▶ What this task involves
Among the lines below, copy exactly those from the one with "Hollowpine: capacity 14, population 7" through the one with "Juniper: capacity 5, population 12", counting both ends.

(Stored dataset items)
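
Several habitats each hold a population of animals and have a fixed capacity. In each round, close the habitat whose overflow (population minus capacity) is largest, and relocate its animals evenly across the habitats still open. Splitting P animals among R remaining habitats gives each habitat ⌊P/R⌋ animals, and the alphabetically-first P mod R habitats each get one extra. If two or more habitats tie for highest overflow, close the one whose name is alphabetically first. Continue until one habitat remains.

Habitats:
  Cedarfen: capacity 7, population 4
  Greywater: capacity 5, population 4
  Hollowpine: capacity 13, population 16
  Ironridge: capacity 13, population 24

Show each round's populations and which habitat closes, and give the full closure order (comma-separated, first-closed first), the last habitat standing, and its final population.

Round 1: Cedarfen=4 Greywater=4 Hollowpine=16 Ironridge=24 → close Ironridge (overflow 11)
  24÷3 = 8 each, +1 to first 0
Round 2: Cedarfen=12 Greywater=12 Hollowpine=24 → close Hollowpine (overflow 11)
  24÷2 = 12 each, +1 to first 0
Round 3: Cedarfen=24 Greywater=24 → close Greywater (overflow 19)
  24÷1 = 24 each, +1 to first 0

Closure order: Ironridge, Hollowpine, Greywater
Last habitat: Cedarfen with 48 animals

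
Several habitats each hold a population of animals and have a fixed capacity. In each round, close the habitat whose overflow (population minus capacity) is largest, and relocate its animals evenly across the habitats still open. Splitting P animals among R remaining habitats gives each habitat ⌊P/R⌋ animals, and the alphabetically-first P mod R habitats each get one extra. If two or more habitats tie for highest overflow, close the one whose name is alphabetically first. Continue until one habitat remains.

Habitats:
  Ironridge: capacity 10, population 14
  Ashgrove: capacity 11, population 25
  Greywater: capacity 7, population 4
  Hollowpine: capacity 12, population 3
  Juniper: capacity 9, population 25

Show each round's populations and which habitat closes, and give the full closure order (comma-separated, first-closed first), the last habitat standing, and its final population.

Closure order: Juniper, Ashgrove, Ironridge, Greywater
Last habitat: Hollowpine with 71 animals

Round 1: Ashgrove=25 Greywater=4 Hollowpine=3 Ironridge=14 Juniper=25 → close Juniper (overflow 16)
  25÷4 = 6 each, +1 to first 1
Round 2: Ashgrove=32 Greywater=10 Hollowpine=9 Ironridge=20 → close Ashgrove (overflow 21)
  32÷3 = 10 each, +1 to first 2
Round 3: Greywater=21 Hollowpine=20 Ironridge=30 → close Ironridge (overflow 20)
  30÷2 = 15 each, +1 to first 0
Round 4: Greywater=36 Hollowpine=35 → close Greywater (overflow 29)
  36÷1 = 36 each, +1 to first 0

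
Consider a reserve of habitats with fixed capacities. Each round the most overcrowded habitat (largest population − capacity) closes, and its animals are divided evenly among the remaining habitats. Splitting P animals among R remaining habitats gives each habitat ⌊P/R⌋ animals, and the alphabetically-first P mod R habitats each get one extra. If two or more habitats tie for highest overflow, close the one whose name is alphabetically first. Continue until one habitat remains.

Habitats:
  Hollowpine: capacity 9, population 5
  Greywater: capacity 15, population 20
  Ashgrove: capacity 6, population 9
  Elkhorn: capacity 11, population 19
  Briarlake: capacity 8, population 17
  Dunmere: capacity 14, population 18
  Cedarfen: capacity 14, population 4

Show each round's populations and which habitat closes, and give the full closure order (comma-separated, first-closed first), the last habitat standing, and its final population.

Round 1: Ashgrove=9 Briarlake=17 Cedarfen=4 Dunmere=18 Elkhorn=19 Greywater=20 Hollowpine=5 → close Briarlake (overflow 9)
  17÷6 = 2 each, +1 to first 5
Round 2: Ashgrove=12 Cedarfen=7 Dunmere=21 Elkhorn=22 Greywater=23 Hollowpine=7 → close Elkhorn (overflow 11)
  22÷5 = 4 each, +1 to first 2
Round 3: Ashgrove=17 Cedarfen=12 Dunmere=25 Greywater=27 Hollowpine=11 → close Greywater (overflow 12)
  27÷4 = 6 each, +1 to first 3
Round 4: Ashgrove=24 Cedarfen=19 Dunmere=32 Hollowpine=17 → close Ashgrove (overflow 18)
  24÷3 = 8 each, +1 to first 0
Round 5: Cedarfen=27 Dunmere=40 Hollowpine=25 → close Dunmere (overflow 26)
  40÷2 = 20 each, +1 to first 0
Round 6: Cedarfen=47 Hollowpine=45 → close Hollowpine (overflow 36)
  45÷1 = 45 each, +1 to first 0

Closure order: Briarlake, Elkhorn, Greywater, Ashgrove, Dunmere, Hollowpine
Last habitat: Cedarfen with 92 animals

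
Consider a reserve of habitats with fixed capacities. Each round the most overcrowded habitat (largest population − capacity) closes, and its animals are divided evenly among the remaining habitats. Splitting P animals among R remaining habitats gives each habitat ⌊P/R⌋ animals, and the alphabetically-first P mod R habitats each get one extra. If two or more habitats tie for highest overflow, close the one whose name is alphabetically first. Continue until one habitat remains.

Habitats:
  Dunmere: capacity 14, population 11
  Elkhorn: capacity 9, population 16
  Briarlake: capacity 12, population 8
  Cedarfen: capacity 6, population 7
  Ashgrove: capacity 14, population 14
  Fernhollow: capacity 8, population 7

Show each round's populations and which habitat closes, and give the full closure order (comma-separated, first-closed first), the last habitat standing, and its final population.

Closure order: Elkhorn, Ashgrove, Cedarfen, Fernhollow, Briarlake
Last habitat: Dunmere with 63 animals

Round 1: Ashgrove=14 Briarlake=8 Cedarfen=7 Dunmere=11 Elkhorn=16 Fernhollow=7 → close Elkhorn (overflow 7)
  16÷5 = 3 each, +1 to first 1
Round 2: Ashgrove=18 Briarlake=11 Cedarfen=10 Dunmere=14 Fernhollow=10 → close Ashgrove (overflow 4)
  18÷4 = 4 each, +1 to first 2
Round 3: Briarlake=16 Cedarfen=15 Dunmere=18 Fernhollow=14 → close Cedarfen (overflow 9)
  15÷3 = 5 each, +1 to first 0
Round 4: Briarlake=21 Dunmere=23 Fernhollow=19 → close Fernhollow (overflow 11)
  19÷2 = 9 each, +1 to first 1
Round 5: Briarlake=31 Dunmere=32 → close Briarlake (overflow 19)
  31÷1 = 31 each, +1 to first 0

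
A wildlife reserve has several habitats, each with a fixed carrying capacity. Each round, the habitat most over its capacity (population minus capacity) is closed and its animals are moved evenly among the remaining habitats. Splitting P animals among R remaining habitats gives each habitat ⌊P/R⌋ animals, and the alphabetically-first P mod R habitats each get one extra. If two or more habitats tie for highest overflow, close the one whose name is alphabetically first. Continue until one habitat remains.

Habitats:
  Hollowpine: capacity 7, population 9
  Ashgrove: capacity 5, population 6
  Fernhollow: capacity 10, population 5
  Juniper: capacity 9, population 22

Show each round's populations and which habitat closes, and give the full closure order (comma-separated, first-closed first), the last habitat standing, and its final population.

Closure order: Juniper, Ashgrove, Hollowpine
Last habitat: Fernhollow with 42 animals

Round 1: Ashgrove=6 Fernhollow=5 Hollowpine=9 Juniper=22 → close Juniper (overflow 13)
  22÷3 = 7 each, +1 to first 1
Round 2: Ashgrove=14 Fernhollow=12 Hollowpine=16 → close Ashgrove (overflow 9)
  14÷2 = 7 each, +1 to first 0
Round 3: Fernhollow=19 Hollowpine=23 → close Hollowpine (overflow 16)
  23÷1 = 23 each, +1 to first 0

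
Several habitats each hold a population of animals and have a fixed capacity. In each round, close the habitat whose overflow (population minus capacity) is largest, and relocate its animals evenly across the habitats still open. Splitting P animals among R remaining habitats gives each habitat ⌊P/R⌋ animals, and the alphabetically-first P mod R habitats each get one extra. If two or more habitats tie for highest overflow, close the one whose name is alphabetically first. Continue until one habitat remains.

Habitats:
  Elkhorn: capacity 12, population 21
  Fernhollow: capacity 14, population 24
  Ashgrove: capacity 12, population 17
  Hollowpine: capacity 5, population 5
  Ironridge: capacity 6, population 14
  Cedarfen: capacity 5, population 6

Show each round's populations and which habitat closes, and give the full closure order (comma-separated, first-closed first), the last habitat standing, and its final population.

Round 1: Ashgrove=17 Cedarfen=6 Elkhorn=21 Fernhollow=24 Hollowpine=5 Ironridge=14 → close Fernhollow (overflow 10)
  24÷5 = 4 each, +1 to first 4
Round 2: Ashgrove=22 Cedarfen=11 Elkhorn=26 Hollowpine=10 Ironridge=18 → close Elkhorn (overflow 14)
  26÷4 = 6 each, +1 to first 2
Round 3: Ashgrove=29 Cedarfen=18 Hollowpine=16 Ironridge=24 → close Ironridge (overflow 18)
  24÷3 = 8 each, +1 to first 0
Round 4: Ashgrove=37 Cedarfen=26 Hollowpine=24 → close Ashgrove (overflow 25)
  37÷2 = 18 each, +1 to first 1
Round 5: Cedarfen=45 Hollowpine=42 → close Cedarfen (overflow 40)
  45÷1 = 45 each, +1 to first 0

Closure order: Fernhollow, Elkhorn, Ironridge, Ashgrove, Cedarfen
Last habitat: Hollowpine with 87 animals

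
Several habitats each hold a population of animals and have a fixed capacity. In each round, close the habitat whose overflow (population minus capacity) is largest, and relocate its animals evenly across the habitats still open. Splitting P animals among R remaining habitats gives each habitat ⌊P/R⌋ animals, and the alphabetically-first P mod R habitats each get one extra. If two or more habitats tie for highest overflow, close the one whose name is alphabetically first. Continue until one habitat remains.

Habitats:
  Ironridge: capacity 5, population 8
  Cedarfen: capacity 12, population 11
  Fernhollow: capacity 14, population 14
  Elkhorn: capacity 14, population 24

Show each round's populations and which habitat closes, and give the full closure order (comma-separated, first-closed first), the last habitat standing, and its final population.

Round 1: Cedarfen=11 Elkhorn=24 Fernhollow=14 Ironridge=8 → close Elkhorn (overflow 10)
  24÷3 = 8 each, +1 to first 0
Round 2: Cedarfen=19 Fernhollow=22 Ironridge=16 → close Ironridge (overflow 11)
  16÷2 = 8 each, +1 to first 0
Round 3: Cedarfen=27 Fernhollow=30 → close Fernhollow (overflow 16)
  30÷1 = 30 each, +1 to first 0

Closure order: Elkhorn, Ironridge, Fernhollow
Last habitat: Cedarfen with 57 animals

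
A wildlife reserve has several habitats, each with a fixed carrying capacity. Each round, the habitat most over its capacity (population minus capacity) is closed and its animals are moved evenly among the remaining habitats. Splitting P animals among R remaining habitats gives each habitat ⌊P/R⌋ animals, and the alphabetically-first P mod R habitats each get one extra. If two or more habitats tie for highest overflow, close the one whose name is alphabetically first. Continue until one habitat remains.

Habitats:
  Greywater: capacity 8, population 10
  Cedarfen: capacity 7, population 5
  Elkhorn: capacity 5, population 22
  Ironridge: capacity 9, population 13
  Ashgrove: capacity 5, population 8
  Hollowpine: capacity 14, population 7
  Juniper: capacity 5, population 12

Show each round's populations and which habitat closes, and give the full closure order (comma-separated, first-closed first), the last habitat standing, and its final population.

Round 1: Ashgrove=8 Cedarfen=5 Elkhorn=22 Greywater=10 Hollowpine=7 Ironridge=13 Juniper=12 → close Elkhorn (overflow 17)
  22÷6 = 3 each, +1 to first 4
Round 2: Ashgrove=12 Cedarfen=9 Greywater=14 Hollowpine=11 Ironridge=16 Juniper=15 → close Juniper (overflow 10)
  15÷5 = 3 each, +1 to first 0
Round 3: Ashgrove=15 Cedarfen=12 Greywater=17 Hollowpine=14 Ironridge=19 → close Ashgrove (overflow 10)
  15÷4 = 3 each, +1 to first 3
Round 4: Cedarfen=16 Greywater=21 Hollowpine=18 Ironridge=22 → close Greywater (overflow 13)
  21÷3 = 7 each, +1 to first 0
Round 5: Cedarfen=23 Hollowpine=25 Ironridge=29 → close Ironridge (overflow 20)
  29÷2 = 14 each, +1 to first 1
Round 6: Cedarfen=38 Hollowpine=39 → close Cedarfen (overflow 31)
  38÷1 = 38 each, +1 to first 0

Closure order: Elkhorn, Juniper, Ashgrove, Greywater, Ironridge, Cedarfen
Last habitat: Hollowpine with 77 animals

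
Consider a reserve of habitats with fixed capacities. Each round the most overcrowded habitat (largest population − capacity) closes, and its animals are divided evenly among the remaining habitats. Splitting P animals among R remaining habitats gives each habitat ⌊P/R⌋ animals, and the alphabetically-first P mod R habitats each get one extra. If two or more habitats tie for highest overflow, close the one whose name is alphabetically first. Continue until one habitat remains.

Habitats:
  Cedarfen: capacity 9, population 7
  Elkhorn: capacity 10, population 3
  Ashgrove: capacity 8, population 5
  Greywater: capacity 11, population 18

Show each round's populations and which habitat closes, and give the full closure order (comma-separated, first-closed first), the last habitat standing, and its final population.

Closure order: Greywater, Cedarfen, Ashgrove
Last habitat: Elkhorn with 33 animals

Round 1: Ashgrove=5 Cedarfen=7 Elkhorn=3 Greywater=18 → close Greywater (overflow 7)
  18÷3 = 6 each, +1 to first 0
Round 2: Ashgrove=11 Cedarfen=13 Elkhorn=9 → close Cedarfen (overflow 4)
  13÷2 = 6 each, +1 to first 1
Round 3: Ashgrove=18 Elkhorn=15 → close Ashgrove (overflow 10)
  18÷1 = 18 each, +1 to first 0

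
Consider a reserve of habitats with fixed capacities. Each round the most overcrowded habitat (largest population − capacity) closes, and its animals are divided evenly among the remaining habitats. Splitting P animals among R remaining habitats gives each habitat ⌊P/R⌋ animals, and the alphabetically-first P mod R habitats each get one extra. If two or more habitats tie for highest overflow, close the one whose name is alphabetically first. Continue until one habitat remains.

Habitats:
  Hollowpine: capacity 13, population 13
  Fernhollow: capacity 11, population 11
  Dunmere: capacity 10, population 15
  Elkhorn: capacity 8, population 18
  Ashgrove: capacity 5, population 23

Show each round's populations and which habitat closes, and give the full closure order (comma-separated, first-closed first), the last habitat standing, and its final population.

Closure order: Ashgrove, Elkhorn, Dunmere, Fernhollow
Last habitat: Hollowpine with 80 animals

Round 1: Ashgrove=23 Dunmere=15 Elkhorn=18 Fernhollow=11 Hollowpine=13 → close Ashgrove (overflow 18)
  23÷4 = 5 each, +1 to first 3
Round 2: Dunmere=21 Elkhorn=24 Fernhollow=17 Hollowpine=18 → close Elkhorn (overflow 16)
  24÷3 = 8 each, +1 to first 0
Round 3: Dunmere=29 Fernhollow=25 Hollowpine=26 → close Dunmere (overflow 19)
  29÷2 = 14 each, +1 to first 1
Round 4: Fernhollow=40 Hollowpine=40 → close Fernhollow (overflow 29)
  40÷1 = 40 each, +1 to first 0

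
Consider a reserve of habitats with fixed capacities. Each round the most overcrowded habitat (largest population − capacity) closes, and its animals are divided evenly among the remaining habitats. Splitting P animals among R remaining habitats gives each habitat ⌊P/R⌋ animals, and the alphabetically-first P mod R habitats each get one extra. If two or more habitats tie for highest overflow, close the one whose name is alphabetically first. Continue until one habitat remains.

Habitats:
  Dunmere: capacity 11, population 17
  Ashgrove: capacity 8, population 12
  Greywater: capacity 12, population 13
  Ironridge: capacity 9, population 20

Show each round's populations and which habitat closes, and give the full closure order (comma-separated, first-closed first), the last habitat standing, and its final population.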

▶ Response
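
  Hollowpine: capacity 14, population 7
  Juniper: capacity 5, population 12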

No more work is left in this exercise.